Saved data entries

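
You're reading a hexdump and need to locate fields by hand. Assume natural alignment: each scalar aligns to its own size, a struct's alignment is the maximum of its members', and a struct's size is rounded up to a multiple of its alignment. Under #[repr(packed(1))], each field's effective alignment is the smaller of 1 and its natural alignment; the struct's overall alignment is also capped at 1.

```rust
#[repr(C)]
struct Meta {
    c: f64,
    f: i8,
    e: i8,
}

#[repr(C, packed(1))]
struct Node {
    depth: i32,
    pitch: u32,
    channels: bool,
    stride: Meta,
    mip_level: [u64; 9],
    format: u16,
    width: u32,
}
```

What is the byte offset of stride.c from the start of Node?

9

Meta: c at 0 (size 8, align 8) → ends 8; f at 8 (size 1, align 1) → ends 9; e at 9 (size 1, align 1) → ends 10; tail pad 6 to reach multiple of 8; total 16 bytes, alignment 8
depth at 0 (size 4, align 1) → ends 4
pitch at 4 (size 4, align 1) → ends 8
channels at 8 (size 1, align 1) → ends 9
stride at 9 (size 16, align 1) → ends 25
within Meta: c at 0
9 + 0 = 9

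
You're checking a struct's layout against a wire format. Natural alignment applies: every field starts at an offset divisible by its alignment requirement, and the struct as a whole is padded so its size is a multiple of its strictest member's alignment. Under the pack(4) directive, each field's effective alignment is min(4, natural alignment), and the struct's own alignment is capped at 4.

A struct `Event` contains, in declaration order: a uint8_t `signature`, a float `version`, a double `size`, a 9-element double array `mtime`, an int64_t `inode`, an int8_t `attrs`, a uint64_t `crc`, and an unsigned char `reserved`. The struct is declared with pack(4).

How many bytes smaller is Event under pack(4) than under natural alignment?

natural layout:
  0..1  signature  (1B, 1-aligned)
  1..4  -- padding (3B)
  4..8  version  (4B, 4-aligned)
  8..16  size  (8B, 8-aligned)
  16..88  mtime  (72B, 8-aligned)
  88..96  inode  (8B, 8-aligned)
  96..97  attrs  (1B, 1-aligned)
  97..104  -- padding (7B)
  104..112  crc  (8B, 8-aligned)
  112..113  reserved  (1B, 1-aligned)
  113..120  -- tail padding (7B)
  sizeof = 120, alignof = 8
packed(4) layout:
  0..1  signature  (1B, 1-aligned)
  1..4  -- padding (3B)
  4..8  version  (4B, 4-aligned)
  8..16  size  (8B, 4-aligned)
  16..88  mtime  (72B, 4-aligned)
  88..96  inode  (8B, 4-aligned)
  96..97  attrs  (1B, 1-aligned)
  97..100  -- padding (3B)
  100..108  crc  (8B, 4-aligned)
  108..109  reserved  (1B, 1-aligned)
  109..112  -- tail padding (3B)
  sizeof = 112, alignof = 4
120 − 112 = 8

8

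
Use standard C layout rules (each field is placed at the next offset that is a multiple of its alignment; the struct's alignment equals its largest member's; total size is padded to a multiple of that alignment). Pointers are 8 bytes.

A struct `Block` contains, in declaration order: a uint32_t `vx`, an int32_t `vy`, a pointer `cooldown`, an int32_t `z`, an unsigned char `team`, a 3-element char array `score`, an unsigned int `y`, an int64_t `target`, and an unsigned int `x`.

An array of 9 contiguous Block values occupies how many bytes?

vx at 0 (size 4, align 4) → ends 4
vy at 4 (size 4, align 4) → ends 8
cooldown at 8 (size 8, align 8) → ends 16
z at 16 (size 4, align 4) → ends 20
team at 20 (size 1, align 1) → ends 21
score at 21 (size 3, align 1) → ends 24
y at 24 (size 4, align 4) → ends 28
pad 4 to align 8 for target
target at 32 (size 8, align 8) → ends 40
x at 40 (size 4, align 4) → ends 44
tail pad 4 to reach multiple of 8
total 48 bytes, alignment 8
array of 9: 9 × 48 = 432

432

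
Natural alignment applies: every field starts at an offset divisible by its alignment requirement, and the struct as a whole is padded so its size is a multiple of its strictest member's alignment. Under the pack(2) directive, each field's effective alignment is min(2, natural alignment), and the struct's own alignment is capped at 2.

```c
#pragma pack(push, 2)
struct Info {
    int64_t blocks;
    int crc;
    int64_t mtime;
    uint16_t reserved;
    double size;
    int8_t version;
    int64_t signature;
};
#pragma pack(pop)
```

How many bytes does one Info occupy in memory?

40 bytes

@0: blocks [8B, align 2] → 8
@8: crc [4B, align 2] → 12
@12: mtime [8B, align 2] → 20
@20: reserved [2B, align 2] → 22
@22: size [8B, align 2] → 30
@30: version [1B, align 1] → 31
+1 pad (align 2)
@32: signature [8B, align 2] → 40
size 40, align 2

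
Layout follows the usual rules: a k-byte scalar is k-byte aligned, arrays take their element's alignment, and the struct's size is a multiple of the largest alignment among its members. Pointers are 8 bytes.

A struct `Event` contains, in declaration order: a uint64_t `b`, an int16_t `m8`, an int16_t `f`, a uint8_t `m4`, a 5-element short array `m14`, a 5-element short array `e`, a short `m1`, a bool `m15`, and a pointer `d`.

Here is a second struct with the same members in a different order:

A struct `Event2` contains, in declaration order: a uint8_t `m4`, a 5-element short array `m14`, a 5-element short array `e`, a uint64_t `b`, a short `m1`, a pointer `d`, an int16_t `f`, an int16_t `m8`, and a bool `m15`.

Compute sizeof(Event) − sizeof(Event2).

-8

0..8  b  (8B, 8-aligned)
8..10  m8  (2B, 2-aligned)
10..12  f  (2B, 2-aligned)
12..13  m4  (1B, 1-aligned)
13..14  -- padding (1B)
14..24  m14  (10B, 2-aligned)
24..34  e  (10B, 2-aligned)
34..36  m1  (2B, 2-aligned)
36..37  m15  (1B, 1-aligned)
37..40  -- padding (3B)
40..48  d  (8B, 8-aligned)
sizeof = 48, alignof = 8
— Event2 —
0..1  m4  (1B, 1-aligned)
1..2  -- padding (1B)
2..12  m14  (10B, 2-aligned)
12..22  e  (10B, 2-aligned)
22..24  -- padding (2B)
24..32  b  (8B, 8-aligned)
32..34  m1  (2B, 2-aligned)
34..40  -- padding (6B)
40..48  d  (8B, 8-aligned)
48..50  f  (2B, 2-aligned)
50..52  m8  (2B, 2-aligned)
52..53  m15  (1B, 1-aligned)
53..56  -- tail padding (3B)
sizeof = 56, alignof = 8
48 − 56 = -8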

* PROBLEM TO SOLVE: For each record above, print an exact copy.

* RESPONSE TO THIS TASK:
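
You're reading a hexdump and need to locate fields by hand. Assume natural alignment: each scalar aligns to its own size, a struct's alignment is the maximum of its members', and a struct's size is rounded up to a multiple of its alignment. Under #[repr(packed(1))], each field's effective alignment is the smaller of 1 and its natural alignment; the struct's overall alignment is also capped at 1.

```rust
#[repr(C)]
struct Meta {
    c: f64,
    f: i8,
    e: i8,
}

#[repr(C, packed(1))]
struct Node {
    depth: i32,
    pitch: u32,
    channels: bool,
    stride: Meta,
    mip_level: [u64; 9],
    format: u16,
    width: u32,
}
```

What is the byte offset of stride.c from the start of Node?

9

Meta: c at 0 (size 8, align 8) → ends 8; f at 8 (size 1, align 1) → ends 9; e at 9 (size 1, align 1) → ends 10; tail pad 6 to reach multiple of 8; total 16 bytes, alignment 8
depth at 0 (size 4, align 1) → ends 4
pitch at 4 (size 4, align 1) → ends 8
channels at 8 (size 1, align 1) → ends 9
stride at 9 (size 16, align 1) → ends 25
within Meta: c at 0
9 + 0 = 9

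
You're checking a struct's layout against a wire format. Natural alignment applies: every field starts at an offset divisible by its alignment requirement, and the struct as a whole is padded so its size is a multiple of its strictest member's alignment. Under the pack(4) directive, each field's effective alignment is min(4, natural alignment), and the struct's own alignment is capped at 4.

A struct `Event` contains, in declaration order: a uint8_t `signature`, a float `version`, a double `size`, a 9-element double array `mtime`, an int64_t `inode`, an int8_t `attrs`, a uint64_t `crc`, and an unsigned char `reserved`. The struct is declared with pack(4).

How many bytes smaller is Event under pack(4) than under natural alignment?

natural layout:
  0..1  signature  (1B, 1-aligned)
  1..4  -- padding (3B)
  4..8  version  (4B, 4-aligned)
  8..16  size  (8B, 8-aligned)
  16..88  mtime  (72B, 8-aligned)
  88..96  inode  (8B, 8-aligned)
  96..97  attrs  (1B, 1-aligned)
  97..104  -- padding (7B)
  104..112  crc  (8B, 8-aligned)
  112..113  reserved  (1B, 1-aligned)
  113..120  -- tail padding (7B)
  sizeof = 120, alignof = 8
packed(4) layout:
  0..1  signature  (1B, 1-aligned)
  1..4  -- padding (3B)
  4..8  version  (4B, 4-aligned)
  8..16  size  (8B, 4-aligned)
  16..88  mtime  (72B, 4-aligned)
  88..96  inode  (8B, 4-aligned)
  96..97  attrs  (1B, 1-aligned)
  97..100  -- padding (3B)
  100..108  crc  (8B, 4-aligned)
  108..109  reserved  (1B, 1-aligned)
  109..112  -- tail padding (3B)
  sizeof = 112, alignof = 4
120 − 112 = 8

8

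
Use standard C layout rules (each field is placed at the next offset that is a multiple of its alignment; the struct's alignment equals its largest member's; total size is padded to a multiple of that alignment). Pointers are 8 bytes.

A struct `Block` contains, in declaration order: a uint32_t `vx`, an int32_t `vy`, a pointer `cooldown`, an int32_t `z`, an unsigned char `team`, a 3-element char array `score`, an unsigned int `y`, an int64_t `target`, and an unsigned int `x`.

An array of 9 contiguous Block values occupies how many bytes?

vx at 0 (size 4, align 4) → ends 4
vy at 4 (size 4, align 4) → ends 8
cooldown at 8 (size 8, align 8) → ends 16
z at 16 (size 4, align 4) → ends 20
team at 20 (size 1, align 1) → ends 21
score at 21 (size 3, align 1) → ends 24
y at 24 (size 4, align 4) → ends 28
pad 4 to align 8 for target
target at 32 (size 8, align 8) → ends 40
x at 40 (size 4, align 4) → ends 44
tail pad 4 to reach multiple of 8
total 48 bytes, alignment 8
array of 9: 9 × 48 = 432

432

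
Natural alignment applies: every field starts at an offset divisible by its alignment requirement, and the struct as a whole is padded so its size is a multiple of its strictest member's alignment. Under the pack(2) directive, each field's effective alignment is min(2, natural alignment), and the struct's own alignment is capped at 2.

```c
#pragma pack(push, 2)
struct Info {
    int64_t blocks;
    int crc;
    int64_t mtime;
    uint16_t reserved;
    double size;
    int8_t version;
    int64_t signature;
};
#pragma pack(pop)
```

How many bytes does one Info occupy in memory?

40 bytes

@0: blocks [8B, align 2] → 8
@8: crc [4B, align 2] → 12
@12: mtime [8B, align 2] → 20
@20: reserved [2B, align 2] → 22
@22: size [8B, align 2] → 30
@30: version [1B, align 1] → 31
+1 pad (align 2)
@32: signature [8B, align 2] → 40
size 40, align 2

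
Layout follows the usual rules: a k-byte scalar is k-byte aligned, arrays take their element's alignment, and the struct's size is a multiple of the largest alignment among its members. Pointers are 8 bytes.

A struct `Event` contains, in declaration order: a uint64_t `b`, an int16_t `m8`, an int16_t `f`, a uint8_t `m4`, a 5-element short array `m14`, a 5-element short array `e`, a short `m1`, a bool `m15`, and a pointer `d`.

Here is a second struct with the same members in a different order:

A struct `Event2` contains, in declaration order: a uint8_t `m4`, a 5-element short array `m14`, a 5-element short array `e`, a uint64_t `b`, a short `m1`, a pointer `d`, an int16_t `f`, an int16_t `m8`, and a bool `m15`.

Compute sizeof(Event) − sizeof(Event2).

-8

0..8  b  (8B, 8-aligned)
8..10  m8  (2B, 2-aligned)
10..12  f  (2B, 2-aligned)
12..13  m4  (1B, 1-aligned)
13..14  -- padding (1B)
14..24  m14  (10B, 2-aligned)
24..34  e  (10B, 2-aligned)
34..36  m1  (2B, 2-aligned)
36..37  m15  (1B, 1-aligned)
37..40  -- padding (3B)
40..48  d  (8B, 8-aligned)
sizeof = 48, alignof = 8
— Event2 —
0..1  m4  (1B, 1-aligned)
1..2  -- padding (1B)
2..12  m14  (10B, 2-aligned)
12..22  e  (10B, 2-aligned)
22..24  -- padding (2B)
24..32  b  (8B, 8-aligned)
32..34  m1  (2B, 2-aligned)
34..40  -- padding (6B)
40..48  d  (8B, 8-aligned)
48..50  f  (2B, 2-aligned)
50..52  m8  (2B, 2-aligned)
52..53  m15  (1B, 1-aligned)
53..56  -- tail padding (3B)
sizeof = 56, alignof = 8
48 − 56 = -8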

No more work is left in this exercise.